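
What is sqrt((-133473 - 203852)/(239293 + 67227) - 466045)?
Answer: 3*I*sqrt(48652370218030)/30652 ≈ 682.68*I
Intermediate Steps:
sqrt((-133473 - 203852)/(239293 + 67227) - 466045) = sqrt(-337325/306520 - 466045) = sqrt(-337325*1/306520 - 466045) = sqrt(-67465/61304 - 466045) = sqrt(-28570490145/61304) = 3*I*sqrt(48652370218030)/30652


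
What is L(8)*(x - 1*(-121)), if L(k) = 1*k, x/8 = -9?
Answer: 392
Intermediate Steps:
x = -72 (x = 8*(-9) = -72)
L(k) = k
L(8)*(x - 1*(-121)) = 8*(-72 - 1*(-121)) = 8*(-72 + 121) = 8*49 = 392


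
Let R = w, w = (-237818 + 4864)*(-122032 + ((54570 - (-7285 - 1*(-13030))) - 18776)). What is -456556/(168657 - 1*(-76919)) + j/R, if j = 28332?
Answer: -407624468835815/219256471828018 ≈ -1.8591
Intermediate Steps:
w = 21427807782 (w = -232954*(-122032 + ((54570 - (-7285 + 13030)) - 18776)) = -232954*(-122032 + ((54570 - 1*5745) - 18776)) = -232954*(-122032 + ((54570 - 5745) - 18776)) = -232954*(-122032 + (48825 - 18776)) = -232954*(-122032 + 30049) = -232954*(-91983) = 21427807782)
R = 21427807782
-456556/(168657 - 1*(-76919)) + j/R = -456556/(168657 - 1*(-76919)) + 28332/21427807782 = -456556/(168657 + 76919) + 28332*(1/21427807782) = -456556/245576 + 4722/3571301297 = -456556*1/245576 + 4722/3571301297 = -114139/61394 + 4722/3571301297 = -407624468835815/219256471828018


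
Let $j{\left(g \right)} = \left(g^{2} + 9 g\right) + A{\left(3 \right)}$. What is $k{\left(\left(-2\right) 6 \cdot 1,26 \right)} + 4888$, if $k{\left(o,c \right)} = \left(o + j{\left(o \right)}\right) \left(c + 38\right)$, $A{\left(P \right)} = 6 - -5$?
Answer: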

-----

## EXERCISE REQUIREMENTS
Reproduce every line above. Keep it exact.

## FINISHED EXERCISE
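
What is sqrt((-133473 - 203852)/(239293 + 67227) - 466045)?
Answer: 3*I*sqrt(48652370218030)/30652 ≈ 682.68*I
Intermediate Steps:
sqrt((-133473 - 203852)/(239293 + 67227) - 466045) = sqrt(-337325/306520 - 466045) = sqrt(-337325*1/306520 - 466045) = sqrt(-67465/61304 - 466045) = sqrt(-28570490145/61304) = 3*I*sqrt(48652370218030)/30652


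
What is L(8)*(x - 1*(-121)), if L(k) = 1*k, x/8 = -9?
Answer: 392
Intermediate Steps:
x = -72 (x = 8*(-9) = -72)
L(k) = k
L(8)*(x - 1*(-121)) = 8*(-72 - 1*(-121)) = 8*(-72 + 121) = 8*49 = 392


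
Let R = w, w = (-237818 + 4864)*(-122032 + ((54570 - (-7285 - 1*(-13030))) - 18776)). What is -456556/(168657 - 1*(-76919)) + j/R, if j = 28332?
Answer: -407624468835815/219256471828018 ≈ -1.8591
Intermediate Steps:
w = 21427807782 (w = -232954*(-122032 + ((54570 - (-7285 + 13030)) - 18776)) = -232954*(-122032 + ((54570 - 1*5745) - 18776)) = -232954*(-122032 + ((54570 - 5745) - 18776)) = -232954*(-122032 + (48825 - 18776)) = -232954*(-122032 + 30049) = -232954*(-91983) = 21427807782)
R = 21427807782
-456556/(168657 - 1*(-76919)) + j/R = -456556/(168657 - 1*(-76919)) + 28332/21427807782 = -456556/(168657 + 76919) + 28332*(1/21427807782) = -456556/245576 + 4722/3571301297 = -456556*1/245576 + 4722/3571301297 = -114139/61394 + 4722/3571301297 = -407624468835815/219256471828018


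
Let $j{\left(g \right)} = \left(g^{2} + 9 g\right) + A{\left(3 \right)}$. What is $k{\left(\left(-2\right) 6 \cdot 1,26 \right)} + 4888$, if $k{\left(o,c \right)} = \left(o + j{\left(o \right)}\right) \left(c + 38\right)$, $A{\left(P \right)} = 6 - -5$?
Answer: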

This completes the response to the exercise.